**Data entries:**
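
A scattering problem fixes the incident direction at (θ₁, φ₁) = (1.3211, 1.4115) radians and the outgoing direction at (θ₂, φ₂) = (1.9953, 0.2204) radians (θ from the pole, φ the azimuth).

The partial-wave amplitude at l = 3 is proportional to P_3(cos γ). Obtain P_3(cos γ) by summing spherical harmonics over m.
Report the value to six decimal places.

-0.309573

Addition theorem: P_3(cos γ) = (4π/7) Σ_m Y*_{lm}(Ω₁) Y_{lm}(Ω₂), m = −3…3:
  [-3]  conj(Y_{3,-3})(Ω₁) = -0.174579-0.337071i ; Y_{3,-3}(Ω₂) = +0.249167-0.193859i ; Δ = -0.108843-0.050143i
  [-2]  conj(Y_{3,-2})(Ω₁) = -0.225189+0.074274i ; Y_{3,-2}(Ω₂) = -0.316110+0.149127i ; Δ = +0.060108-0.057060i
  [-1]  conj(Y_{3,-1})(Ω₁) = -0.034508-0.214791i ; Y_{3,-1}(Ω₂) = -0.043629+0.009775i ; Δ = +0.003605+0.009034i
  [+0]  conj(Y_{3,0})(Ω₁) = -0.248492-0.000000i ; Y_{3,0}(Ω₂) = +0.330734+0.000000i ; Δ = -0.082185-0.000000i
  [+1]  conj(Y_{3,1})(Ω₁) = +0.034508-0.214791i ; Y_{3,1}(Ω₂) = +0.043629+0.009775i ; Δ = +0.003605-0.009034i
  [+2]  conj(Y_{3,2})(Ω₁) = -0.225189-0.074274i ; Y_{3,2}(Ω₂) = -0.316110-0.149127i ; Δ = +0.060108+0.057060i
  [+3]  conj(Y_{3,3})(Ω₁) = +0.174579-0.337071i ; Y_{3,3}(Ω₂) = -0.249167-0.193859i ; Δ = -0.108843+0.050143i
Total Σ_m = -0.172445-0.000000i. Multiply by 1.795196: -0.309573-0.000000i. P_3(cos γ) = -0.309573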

**What to work on:** From start to finish, retype the records above with complete accuracy.

**Answer space:**
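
A scattering problem fixes the incident direction at (θ₁, φ₁) = (1.3211, 1.4115) radians and the outgoing direction at (θ₂, φ₂) = (1.9953, 0.2204) radians (θ from the pole, φ the azimuth).

The partial-wave amplitude at l = 3 is proportional to P_3(cos γ). Obtain P_3(cos γ) by summing spherical harmonics over m.
Report the value to six decimal places.

-0.309573

Addition theorem: P_3(cos γ) = (4π/7) Σ_m Y*_{lm}(Ω₁) Y_{lm}(Ω₂), m = −3…3:
  [-3]  conj(Y_{3,-3})(Ω₁) = -0.174579-0.337071i ; Y_{3,-3}(Ω₂) = +0.249167-0.193859i ; Δ = -0.108843-0.050143i
  [-2]  conj(Y_{3,-2})(Ω₁) = -0.225189+0.074274i ; Y_{3,-2}(Ω₂) = -0.316110+0.149127i ; Δ = +0.060108-0.057060i
  [-1]  conj(Y_{3,-1})(Ω₁) = -0.034508-0.214791i ; Y_{3,-1}(Ω₂) = -0.043629+0.009775i ; Δ = +0.003605+0.009034i
  [+0]  conj(Y_{3,0})(Ω₁) = -0.248492-0.000000i ; Y_{3,0}(Ω₂) = +0.330734+0.000000i ; Δ = -0.082185-0.000000i
  [+1]  conj(Y_{3,1})(Ω₁) = +0.034508-0.214791i ; Y_{3,1}(Ω₂) = +0.043629+0.009775i ; Δ = +0.003605-0.009034i
  [+2]  conj(Y_{3,2})(Ω₁) = -0.225189-0.074274i ; Y_{3,2}(Ω₂) = -0.316110-0.149127i ; Δ = +0.060108+0.057060i
  [+3]  conj(Y_{3,3})(Ω₁) = +0.174579-0.337071i ; Y_{3,3}(Ω₂) = -0.249167-0.193859i ; Δ = -0.108843+0.050143i
Total Σ_m = -0.172445-0.000000i. Multiply by 1.795196: -0.309573-0.000000i. P_3(cos γ) = -0.309573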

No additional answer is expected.